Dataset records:
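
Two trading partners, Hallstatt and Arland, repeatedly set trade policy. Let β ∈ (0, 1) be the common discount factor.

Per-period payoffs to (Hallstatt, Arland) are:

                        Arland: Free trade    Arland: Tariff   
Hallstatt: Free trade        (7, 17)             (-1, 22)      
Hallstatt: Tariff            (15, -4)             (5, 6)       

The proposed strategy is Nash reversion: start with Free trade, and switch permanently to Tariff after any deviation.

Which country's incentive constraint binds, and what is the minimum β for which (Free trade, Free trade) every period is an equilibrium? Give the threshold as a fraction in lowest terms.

Hallstatt; β ≥ 4/5

Hallstatt: cooperation gives 7 each period; deviation gives 15 once then 5 forever.
  7/(1−β) ≥ 15 + 5β/(1−β) ⇒ β ≥ 8/10 = 4/5.
Arland: cooperation gives 17 each period; deviation gives 22 once then 6 forever.
  β ≥ 5/16.
Both must hold, so the binding constraint is Hallstatt's: β ≥ 4/5.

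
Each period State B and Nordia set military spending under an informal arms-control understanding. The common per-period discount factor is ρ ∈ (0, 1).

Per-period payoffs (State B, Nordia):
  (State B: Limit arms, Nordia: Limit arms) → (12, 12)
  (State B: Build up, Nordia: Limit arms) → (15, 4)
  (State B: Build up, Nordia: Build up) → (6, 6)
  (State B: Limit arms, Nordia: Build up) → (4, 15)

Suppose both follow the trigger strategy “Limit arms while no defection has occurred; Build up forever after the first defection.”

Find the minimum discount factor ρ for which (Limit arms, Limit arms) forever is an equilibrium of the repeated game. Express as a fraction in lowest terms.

Under grim trigger the critical discount factor is (T−C)/(T−P) with T = 15, C = 12, P = 6.
ρ* = (15−12)/(15−6) = 3/9 = 1/3.

1/3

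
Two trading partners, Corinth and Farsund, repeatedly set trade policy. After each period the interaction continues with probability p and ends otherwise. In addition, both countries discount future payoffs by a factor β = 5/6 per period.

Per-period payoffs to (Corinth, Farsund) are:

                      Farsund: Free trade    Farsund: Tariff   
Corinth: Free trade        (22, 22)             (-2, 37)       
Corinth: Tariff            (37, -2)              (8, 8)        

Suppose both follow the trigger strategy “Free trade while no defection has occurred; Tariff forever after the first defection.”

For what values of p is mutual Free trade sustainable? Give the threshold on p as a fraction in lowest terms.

With continuation probability p and discount β, the effective per-period discount factor is βp.
Grim-trigger IC: βp ≥ (37−22)/(37−8) = 15/29.
So p ≥ (15/29)/(5/6) = 18/29.

18/29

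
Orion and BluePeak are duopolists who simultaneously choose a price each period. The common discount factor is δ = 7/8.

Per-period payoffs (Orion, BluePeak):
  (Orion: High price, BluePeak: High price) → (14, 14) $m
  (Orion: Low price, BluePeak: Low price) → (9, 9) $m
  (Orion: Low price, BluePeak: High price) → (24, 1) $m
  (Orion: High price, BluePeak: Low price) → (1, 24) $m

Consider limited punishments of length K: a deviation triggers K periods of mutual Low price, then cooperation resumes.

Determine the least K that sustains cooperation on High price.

Need Σ_{k=1}^{K} δ^k ≥ (24−14)/(14−9) = 2.0000 at δ = 7/8.
At K = 2 the sum is 1.6406 < 2.0000; at K = 3 it is 2.3105 ≥ 2.0000.
So the minimum punishment length is K = 3.

3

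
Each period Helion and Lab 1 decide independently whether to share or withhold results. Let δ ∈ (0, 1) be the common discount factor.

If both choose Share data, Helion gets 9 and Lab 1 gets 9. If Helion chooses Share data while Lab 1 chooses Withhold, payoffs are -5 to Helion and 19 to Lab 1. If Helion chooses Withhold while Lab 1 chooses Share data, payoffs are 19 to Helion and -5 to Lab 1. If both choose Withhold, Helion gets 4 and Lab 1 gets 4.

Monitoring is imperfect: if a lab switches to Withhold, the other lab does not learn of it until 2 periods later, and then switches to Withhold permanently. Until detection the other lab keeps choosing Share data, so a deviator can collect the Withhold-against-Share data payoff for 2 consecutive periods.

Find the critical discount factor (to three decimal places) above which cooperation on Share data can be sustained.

A deviator earns 19 for 2 periods, then 4 forever; cooperating earns 9 forever. Multiplying the IC by (1−δ):
9 ≥ 19(1−δ^2) + 4δ^2, so 15·δ^2 ≥ 10 and δ^2 ≥ 2/3.
δ ≥ (2/3)^(1/2) ≈ 0.816.

0.816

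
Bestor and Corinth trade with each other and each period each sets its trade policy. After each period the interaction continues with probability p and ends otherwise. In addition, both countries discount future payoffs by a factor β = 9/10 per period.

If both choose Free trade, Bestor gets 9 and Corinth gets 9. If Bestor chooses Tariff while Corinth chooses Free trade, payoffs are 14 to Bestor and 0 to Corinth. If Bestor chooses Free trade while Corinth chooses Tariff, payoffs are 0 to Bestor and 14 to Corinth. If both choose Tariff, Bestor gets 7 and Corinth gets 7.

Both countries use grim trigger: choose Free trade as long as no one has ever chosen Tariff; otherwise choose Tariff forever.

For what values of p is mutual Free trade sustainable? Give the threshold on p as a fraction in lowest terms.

Expected continuation weight on next period's payoff is β·p = 9/10·p, which plays the role of the discount factor.
Cooperation requires 9/10·p ≥ (14−9)/(14−7) = 5/7, hence p ≥ 50/63.

50/63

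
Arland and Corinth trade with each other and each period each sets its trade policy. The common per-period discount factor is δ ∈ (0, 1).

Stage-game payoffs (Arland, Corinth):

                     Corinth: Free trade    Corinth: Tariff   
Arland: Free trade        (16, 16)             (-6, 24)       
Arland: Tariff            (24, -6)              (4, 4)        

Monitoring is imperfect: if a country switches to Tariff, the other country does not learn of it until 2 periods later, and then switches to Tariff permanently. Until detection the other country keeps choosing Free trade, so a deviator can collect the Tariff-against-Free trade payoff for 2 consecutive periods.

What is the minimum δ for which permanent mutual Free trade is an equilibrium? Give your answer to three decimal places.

Deviating for the 2 undetected periods gains 24−16 = 8 per period over cooperation, then loses 16−4 = 12 per period forever once punishment starts.
Gain: 8(1 + δ + … + δ^1); loss: 12·δ^2/(1−δ).
No profitable deviation ⇔ 8(1−δ^2) ≤ 12·δ^2, i.e. δ^2 ≥ 8/(8+12) = 2/5.
Hence δ ≥ (2/5)^(1/2) ≈ 0.632.

0.632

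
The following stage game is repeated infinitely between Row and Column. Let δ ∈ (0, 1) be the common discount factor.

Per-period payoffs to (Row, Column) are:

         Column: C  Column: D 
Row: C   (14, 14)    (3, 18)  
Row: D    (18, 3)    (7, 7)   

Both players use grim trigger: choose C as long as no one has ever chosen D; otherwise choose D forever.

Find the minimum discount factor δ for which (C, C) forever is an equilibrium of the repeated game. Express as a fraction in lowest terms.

Under grim trigger the critical discount factor is (T−C)/(T−P) with T = 18, C = 14, P = 7.
δ* = (18−14)/(18−7) = 4/11.

4/11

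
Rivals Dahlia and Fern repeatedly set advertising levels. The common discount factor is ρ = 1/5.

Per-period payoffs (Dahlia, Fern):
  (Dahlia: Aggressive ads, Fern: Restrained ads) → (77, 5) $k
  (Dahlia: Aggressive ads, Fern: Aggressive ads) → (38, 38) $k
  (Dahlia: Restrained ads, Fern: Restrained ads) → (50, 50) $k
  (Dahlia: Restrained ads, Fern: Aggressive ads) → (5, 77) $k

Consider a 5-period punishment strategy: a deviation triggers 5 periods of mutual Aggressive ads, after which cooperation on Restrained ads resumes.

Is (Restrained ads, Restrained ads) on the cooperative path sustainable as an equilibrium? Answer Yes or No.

No

IC: ρ+…+ρ^5 ≥ (77−50)/(50−38) = 9/4.
At ρ = 1/5: partial sum = 0.2499 < 2.2500. Cooperation not sustainable.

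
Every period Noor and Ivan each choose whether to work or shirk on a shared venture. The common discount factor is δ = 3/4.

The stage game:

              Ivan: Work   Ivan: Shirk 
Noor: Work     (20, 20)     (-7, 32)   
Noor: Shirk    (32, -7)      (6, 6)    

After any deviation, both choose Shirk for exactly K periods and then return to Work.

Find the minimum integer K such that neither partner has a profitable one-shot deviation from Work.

2

No profitable deviation requires (20−6)(δ+…+δ^K) ≥ 32−20, i.e. δ+…+δ^K ≥ 6/7 ≈ 0.8571.
With δ = 3/4, the partial sums are K=1: 0.7500, K=2: 1.3125.
K = 2 is the first length at which the sum reaches 0.8571.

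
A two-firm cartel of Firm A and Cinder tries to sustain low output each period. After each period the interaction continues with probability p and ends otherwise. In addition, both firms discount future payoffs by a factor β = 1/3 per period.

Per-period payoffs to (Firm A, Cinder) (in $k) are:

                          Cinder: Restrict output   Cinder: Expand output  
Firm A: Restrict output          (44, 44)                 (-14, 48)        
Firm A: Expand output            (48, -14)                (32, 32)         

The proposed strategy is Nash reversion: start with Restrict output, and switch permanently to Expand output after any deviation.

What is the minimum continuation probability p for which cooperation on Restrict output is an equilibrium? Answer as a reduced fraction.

3/4

With continuation probability p and discount β, the effective per-period discount factor is βp.
Grim-trigger IC: βp ≥ (48−44)/(48−32) = 1/4.
So p ≥ (1/4)/(1/3) = 3/4.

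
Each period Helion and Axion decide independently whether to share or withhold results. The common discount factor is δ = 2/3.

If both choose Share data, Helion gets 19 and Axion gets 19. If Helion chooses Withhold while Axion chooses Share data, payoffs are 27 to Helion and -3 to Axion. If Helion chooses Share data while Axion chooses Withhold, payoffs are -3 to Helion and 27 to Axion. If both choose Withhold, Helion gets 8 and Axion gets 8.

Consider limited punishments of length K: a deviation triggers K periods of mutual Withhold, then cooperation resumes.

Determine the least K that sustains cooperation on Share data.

IC: δ(1−δ^K)/(1−δ) ≥ (27−19)/(19−8) = 8/11.
With δ = 2/3: need 1 − δ^K ≥ 8/11·(1−2/3)/(2/3), i.e. δ^K ≤ 0.6364.
Since (2/3)^1 = 0.6667 and (2/3)^2 = 0.4444, the smallest such K is 2.

2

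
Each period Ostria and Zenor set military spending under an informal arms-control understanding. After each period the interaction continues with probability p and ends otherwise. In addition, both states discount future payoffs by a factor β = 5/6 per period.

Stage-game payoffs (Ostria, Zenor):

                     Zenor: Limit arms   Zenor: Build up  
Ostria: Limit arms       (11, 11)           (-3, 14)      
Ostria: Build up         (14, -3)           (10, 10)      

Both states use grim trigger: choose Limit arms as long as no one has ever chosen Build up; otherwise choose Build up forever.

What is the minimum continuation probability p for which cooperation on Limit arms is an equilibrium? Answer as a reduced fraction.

With continuation probability p and discount β, the effective per-period discount factor is βp.
Grim-trigger IC: βp ≥ (14−11)/(14−10) = 3/4.
So p ≥ (3/4)/(5/6) = 9/10.

9/10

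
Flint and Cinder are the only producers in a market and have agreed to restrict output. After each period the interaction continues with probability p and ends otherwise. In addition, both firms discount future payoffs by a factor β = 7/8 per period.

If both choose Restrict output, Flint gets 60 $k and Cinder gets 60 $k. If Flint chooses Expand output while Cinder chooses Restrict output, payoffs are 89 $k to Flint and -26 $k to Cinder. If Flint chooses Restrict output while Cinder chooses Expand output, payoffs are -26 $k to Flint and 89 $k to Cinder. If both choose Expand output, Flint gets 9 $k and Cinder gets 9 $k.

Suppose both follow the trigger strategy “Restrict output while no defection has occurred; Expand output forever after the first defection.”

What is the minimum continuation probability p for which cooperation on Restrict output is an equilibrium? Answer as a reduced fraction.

With continuation probability p and discount β, the effective per-period discount factor is βp.
Grim-trigger IC: βp ≥ (89−60)/(89−9) = 29/80.
So p ≥ (29/80)/(7/8) = 29/70.

29/70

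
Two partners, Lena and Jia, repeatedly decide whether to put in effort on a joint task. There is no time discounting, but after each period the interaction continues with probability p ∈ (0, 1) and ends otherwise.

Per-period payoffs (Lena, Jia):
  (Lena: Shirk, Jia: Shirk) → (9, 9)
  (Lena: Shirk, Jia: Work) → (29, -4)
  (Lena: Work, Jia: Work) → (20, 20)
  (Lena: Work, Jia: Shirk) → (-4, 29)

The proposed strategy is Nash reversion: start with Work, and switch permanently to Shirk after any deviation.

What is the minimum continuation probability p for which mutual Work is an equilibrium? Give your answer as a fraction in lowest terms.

Expected cooperation value is 20 + p·20 + p²·20 + … = 20/(1−p); deviation gives 29 + p·9/(1−p).
20 ≥ 29(1−p) + 9p ⇒ 20p ≥ 9 ⇒ p ≥ 9/20.

9/20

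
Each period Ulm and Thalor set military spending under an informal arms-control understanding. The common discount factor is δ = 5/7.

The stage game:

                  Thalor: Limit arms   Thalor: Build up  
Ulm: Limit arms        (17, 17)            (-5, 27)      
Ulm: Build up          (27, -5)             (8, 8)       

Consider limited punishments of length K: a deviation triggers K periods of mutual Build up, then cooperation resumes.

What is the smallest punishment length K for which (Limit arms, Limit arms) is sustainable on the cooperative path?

IC: δ(1−δ^K)/(1−δ) ≥ (27−17)/(17−8) = 10/9.
With δ = 5/7: need 1 − δ^K ≥ 10/9·(1−5/7)/(5/7), i.e. δ^K ≤ 0.5556.
Since (5/7)^1 = 0.7143 and (5/7)^2 = 0.5102, the smallest such K is 2.

2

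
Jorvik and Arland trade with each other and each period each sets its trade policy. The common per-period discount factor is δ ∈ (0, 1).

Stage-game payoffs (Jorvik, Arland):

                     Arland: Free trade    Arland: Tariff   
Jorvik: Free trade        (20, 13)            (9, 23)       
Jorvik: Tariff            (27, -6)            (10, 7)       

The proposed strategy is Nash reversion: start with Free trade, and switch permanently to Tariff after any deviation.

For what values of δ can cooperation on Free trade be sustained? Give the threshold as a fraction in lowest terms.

5/8

For Jorvik: deviation gain 27−20 = 7, per-period punishment loss 20−10 = 10. IC gives δ ≥ 7/17.
For Arland: gain 10, loss 6 per period, so δ ≥ 10/16 = 5/8.
The tighter constraint is Arland's, so cooperation needs δ ≥ 5/8.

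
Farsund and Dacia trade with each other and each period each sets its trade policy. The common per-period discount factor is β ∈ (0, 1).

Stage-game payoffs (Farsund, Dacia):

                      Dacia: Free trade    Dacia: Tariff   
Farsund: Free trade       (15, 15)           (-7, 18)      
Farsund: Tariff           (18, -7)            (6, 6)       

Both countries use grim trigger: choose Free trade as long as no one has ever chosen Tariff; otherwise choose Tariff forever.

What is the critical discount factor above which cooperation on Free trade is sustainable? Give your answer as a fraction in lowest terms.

Cooperation forever yields 15 each period: 15/(1−β).
Deviating yields 18 once, then 6 forever: 18 + 6β/(1−β).
No profitable deviation requires 15/(1−β) ≥ 18 + 6β/(1−β).
Multiplying by (1−β): 15 ≥ 18(1−β) + 6β = 18 − 12β.
So 12β ≥ 3, i.e. β ≥ 3/12 = 1/4.

1/4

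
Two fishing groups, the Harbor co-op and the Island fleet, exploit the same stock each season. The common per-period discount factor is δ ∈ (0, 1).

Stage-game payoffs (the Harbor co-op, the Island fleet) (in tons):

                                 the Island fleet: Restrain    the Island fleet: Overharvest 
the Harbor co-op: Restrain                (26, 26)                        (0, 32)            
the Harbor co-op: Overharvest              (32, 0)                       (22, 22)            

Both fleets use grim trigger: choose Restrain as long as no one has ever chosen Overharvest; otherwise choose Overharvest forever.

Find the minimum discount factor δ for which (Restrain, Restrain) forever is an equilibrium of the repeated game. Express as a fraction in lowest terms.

26/(1−δ) ≥ 32 + 22δ/(1−δ)
26 ≥ 32 − 10δ
δ ≥ 6/10 = 3/5.

3/5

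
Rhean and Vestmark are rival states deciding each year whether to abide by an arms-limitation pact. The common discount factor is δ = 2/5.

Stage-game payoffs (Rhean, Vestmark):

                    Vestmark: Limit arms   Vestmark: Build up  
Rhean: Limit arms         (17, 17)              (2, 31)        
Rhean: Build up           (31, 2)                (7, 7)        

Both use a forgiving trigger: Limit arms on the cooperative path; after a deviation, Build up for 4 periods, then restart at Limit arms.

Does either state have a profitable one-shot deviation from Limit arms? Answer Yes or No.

Yes

Comparing payoff streams over the 5 periods until play realigns: cooperate → 17(1+δ+…+δ^4); deviate → 31 + 7(δ+…+δ^4).
Cooperation is sustained iff (17−7)(δ+…+δ^4) ≥ 31−17.
δ+…+δ^4 = 2/5·(1−(2/5)^4)/(1−2/5) = 0.6496, and (31−17)/(17−7) = 1.4000.
0.6496 < 1.4000, so cooperation is not sustainable.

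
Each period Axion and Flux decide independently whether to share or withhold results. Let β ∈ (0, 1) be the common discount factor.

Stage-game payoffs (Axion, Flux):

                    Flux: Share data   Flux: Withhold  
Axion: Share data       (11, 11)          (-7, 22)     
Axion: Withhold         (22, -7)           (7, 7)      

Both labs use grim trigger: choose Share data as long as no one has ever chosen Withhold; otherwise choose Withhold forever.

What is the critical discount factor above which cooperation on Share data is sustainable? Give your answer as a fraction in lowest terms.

11/(1−β) ≥ 22 + 7β/(1−β)
11 ≥ 22 − 15β
β ≥ 11/15.

11/15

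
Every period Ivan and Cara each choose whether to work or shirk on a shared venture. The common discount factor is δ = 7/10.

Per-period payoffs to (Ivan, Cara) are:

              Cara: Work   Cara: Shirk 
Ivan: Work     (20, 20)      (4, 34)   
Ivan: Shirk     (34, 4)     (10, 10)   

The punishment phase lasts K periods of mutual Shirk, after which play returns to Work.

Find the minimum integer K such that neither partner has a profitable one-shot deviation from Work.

3

Need Σ_{k=1}^{K} δ^k ≥ (34−20)/(20−10) = 1.4000 at δ = 7/10.
At K = 2 the sum is 1.1900 < 1.4000; at K = 3 it is 1.5330 ≥ 1.4000.
So the minimum punishment length is K = 3.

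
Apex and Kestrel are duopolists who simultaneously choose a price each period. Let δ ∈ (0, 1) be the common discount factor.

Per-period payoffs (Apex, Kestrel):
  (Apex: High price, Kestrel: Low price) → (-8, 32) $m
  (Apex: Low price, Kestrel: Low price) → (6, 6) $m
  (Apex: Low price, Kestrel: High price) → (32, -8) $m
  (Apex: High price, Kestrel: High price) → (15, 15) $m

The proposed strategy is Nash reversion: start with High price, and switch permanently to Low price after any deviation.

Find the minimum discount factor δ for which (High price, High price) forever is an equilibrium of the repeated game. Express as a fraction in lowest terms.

15/(1−δ) ≥ 32 + 6δ/(1−δ)
15 ≥ 32 − 26δ
δ ≥ 17/26.

17/26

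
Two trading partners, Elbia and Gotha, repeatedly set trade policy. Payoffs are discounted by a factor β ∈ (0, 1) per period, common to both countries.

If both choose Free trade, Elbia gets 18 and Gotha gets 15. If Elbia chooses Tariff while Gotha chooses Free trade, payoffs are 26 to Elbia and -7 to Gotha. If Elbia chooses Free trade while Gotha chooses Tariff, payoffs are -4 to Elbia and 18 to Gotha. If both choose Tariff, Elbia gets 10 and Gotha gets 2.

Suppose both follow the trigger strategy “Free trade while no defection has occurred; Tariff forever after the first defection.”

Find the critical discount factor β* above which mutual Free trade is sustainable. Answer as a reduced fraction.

1/2

Elbia: cooperation gives 18 each period; deviation gives 26 once then 10 forever.
  18/(1−β) ≥ 26 + 10β/(1−β) ⇒ β ≥ 8/16 = 1/2.
Gotha: cooperation gives 15 each period; deviation gives 18 once then 2 forever.
  β ≥ 3/16.
Both must hold, so the binding constraint is Elbia's: β ≥ 1/2.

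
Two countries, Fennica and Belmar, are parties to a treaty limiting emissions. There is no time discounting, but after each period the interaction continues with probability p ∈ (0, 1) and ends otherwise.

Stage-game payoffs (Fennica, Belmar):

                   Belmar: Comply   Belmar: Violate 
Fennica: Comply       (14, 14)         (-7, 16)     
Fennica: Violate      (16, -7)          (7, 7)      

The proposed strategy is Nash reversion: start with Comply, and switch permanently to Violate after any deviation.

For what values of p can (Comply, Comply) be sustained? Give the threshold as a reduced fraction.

With no time discounting, the continuation probability p plays the role of the discount factor.
Grim-trigger IC: 14/(1−p) ≥ 16 + 7p/(1−p) ⇒ p ≥ (16−14)/(16−7) = 2/9.

2/9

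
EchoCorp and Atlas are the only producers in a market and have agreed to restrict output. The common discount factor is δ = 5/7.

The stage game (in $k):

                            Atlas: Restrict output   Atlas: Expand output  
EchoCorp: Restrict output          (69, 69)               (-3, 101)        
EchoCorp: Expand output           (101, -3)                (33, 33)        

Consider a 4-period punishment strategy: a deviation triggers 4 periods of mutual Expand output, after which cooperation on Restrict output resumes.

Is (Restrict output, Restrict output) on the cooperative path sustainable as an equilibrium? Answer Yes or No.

A one-shot deviation gives 101 now, then 33 for 4 periods, then back to 69.
Gain from deviating: (101−69) today; loss: (69−33) in each of the next 4 periods.
No-deviation condition: (69−33)(δ+…+δ^4) ≥ 101−69, i.e. δ+…+δ^4 ≥ 8/9.
At δ = 5/7: δ+…+δ^4 = 1.8492 ≥ 0.8889.
So cooperation is sustainable.

Yes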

**WHAT TO DO**
Scan the records for the word "Consider" and copy every line where it is found.

**SOLUTION FOR THIS PROBLEM**
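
Consider limited punishments of length K: a deviation triggers K periods of mutual Low price, then cooperation resumes.
Consider a 5-period punishment strategy: a deviation triggers 5 periods of mutual Aggressive ads, after which cooperation on Restrained ads resumes.
Consider limited punishments of length K: a deviation triggers K periods of mutual Withhold, then cooperation resumes.
Consider limited punishments of length K: a deviation triggers K periods of mutual Build up, then cooperation resumes.
Consider a 4-period punishment strategy: a deviation triggers 4 periods of mutual Expand output, after which cooperation on Restrict output resumes.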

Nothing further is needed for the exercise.